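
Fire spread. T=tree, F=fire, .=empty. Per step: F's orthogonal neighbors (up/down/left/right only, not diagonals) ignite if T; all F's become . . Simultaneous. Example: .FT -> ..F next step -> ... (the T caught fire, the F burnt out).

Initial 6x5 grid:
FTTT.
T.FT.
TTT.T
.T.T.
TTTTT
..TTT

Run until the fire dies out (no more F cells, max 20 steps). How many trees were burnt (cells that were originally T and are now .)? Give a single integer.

Step 1: +5 fires, +2 burnt (F count now 5)
Step 2: +3 fires, +5 burnt (F count now 3)
Step 3: +1 fires, +3 burnt (F count now 1)
Step 4: +1 fires, +1 burnt (F count now 1)
Step 5: +2 fires, +1 burnt (F count now 2)
Step 6: +2 fires, +2 burnt (F count now 2)
Step 7: +3 fires, +2 burnt (F count now 3)
Step 8: +1 fires, +3 burnt (F count now 1)
Step 9: +0 fires, +1 burnt (F count now 0)
Fire out after step 9
Initially T: 19, now '.': 29
Total burnt (originally-T cells now '.'): 18

Answer: 18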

| Exercise objective |
Print every record exactly as it was given.

| Response area |
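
Fire spread. T=tree, F=fire, .=empty. Per step: F's orthogonal neighbors (up/down/left/right only, not diagonals) ignite if T; all F's become . . Simultaneous. Example: .FT -> ..F next step -> ... (the T caught fire, the F burnt out).

Initial 6x5 grid:
FTTT.
T.FT.
TTT.T
.T.T.
TTTTT
..TTT

Run until the fire dies out (no more F cells, max 20 steps). How many trees were burnt (cells that were originally T and are now .)? Give a single integer.

Step 1: +5 fires, +2 burnt (F count now 5)
Step 2: +3 fires, +5 burnt (F count now 3)
Step 3: +1 fires, +3 burnt (F count now 1)
Step 4: +1 fires, +1 burnt (F count now 1)
Step 5: +2 fires, +1 burnt (F count now 2)
Step 6: +2 fires, +2 burnt (F count now 2)
Step 7: +3 fires, +2 burnt (F count now 3)
Step 8: +1 fires, +3 burnt (F count now 1)
Step 9: +0 fires, +1 burnt (F count now 0)
Fire out after step 9
Initially T: 19, now '.': 29
Total burnt (originally-T cells now '.'): 18

Answer: 18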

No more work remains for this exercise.